YOUR ASSIGNMENT
Repeat, exactly and completely, the entries shown underneath.
--------------------------------
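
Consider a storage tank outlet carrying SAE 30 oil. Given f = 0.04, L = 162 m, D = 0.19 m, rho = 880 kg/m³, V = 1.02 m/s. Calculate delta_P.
Formula: \Delta P = f \frac{L}{D} \frac{\rho V^2}{2}
delta_P = 0.04·(162/0.19)·0.5·880·1.02²/1000 = 15.61 kPa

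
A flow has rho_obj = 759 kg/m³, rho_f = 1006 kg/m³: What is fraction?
Formula: f_{sub} = \frac{\rho_{obj}}{\rho_f}
fraction = 759/1006 = 0.7545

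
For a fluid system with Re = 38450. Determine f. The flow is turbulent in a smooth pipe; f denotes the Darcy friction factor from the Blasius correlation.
Formula: f = \frac{0.316}{Re^{0.25}}
f = 0.316/38450^0.25 = 0.02257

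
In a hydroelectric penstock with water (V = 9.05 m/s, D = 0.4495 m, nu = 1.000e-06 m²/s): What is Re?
Formula: Re = \frac{V D}{\nu}
Re = 9.05·0.4495/1.000e-06 = 4.068e+06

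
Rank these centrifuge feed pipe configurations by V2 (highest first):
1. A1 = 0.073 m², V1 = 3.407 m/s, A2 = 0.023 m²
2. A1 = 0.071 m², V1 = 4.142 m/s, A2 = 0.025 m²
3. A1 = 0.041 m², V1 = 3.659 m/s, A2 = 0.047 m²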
--------------------------------
YOUR SOLUTION
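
Consider a storage tank outlet carrying SAE 30 oil. Given f = 0.04, L = 162 m, D = 0.19 m, rho = 880 kg/m³, V = 1.02 m/s. Calculate delta_P.
Formula: \Delta P = f \frac{L}{D} \frac{\rho V^2}{2}
delta_P = 0.04·(162/0.19)·0.5·880·1.02²/1000 = 15.61 kPa

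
A flow has rho_obj = 759 kg/m³, rho_f = 1006 kg/m³: What is fraction?
Formula: f_{sub} = \frac{\rho_{obj}}{\rho_f}
fraction = 759/1006 = 0.7545

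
For a fluid system with Re = 38450. Determine f. The flow is turbulent in a smooth pipe; f denotes the Darcy friction factor from the Blasius correlation.
Formula: f = \frac{0.316}{Re^{0.25}}
f = 0.316/38450^0.25 = 0.02257

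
In a hydroelectric penstock with water (V = 9.05 m/s, D = 0.4495 m, nu = 1.000e-06 m²/s): What is Re?
Formula: Re = \frac{V D}{\nu}
Re = 9.05·0.4495/1.000e-06 = 4.068e+06

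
Rank these centrifuge feed pipe configurations by V2 (highest first):
1. A1 = 0.073 m², V1 = 3.407 m/s, A2 = 0.023 m²
2. A1 = 0.071 m², V1 = 4.142 m/s, A2 = 0.025 m²
3. A1 = 0.041 m², V1 = 3.659 m/s, A2 = 0.047 m²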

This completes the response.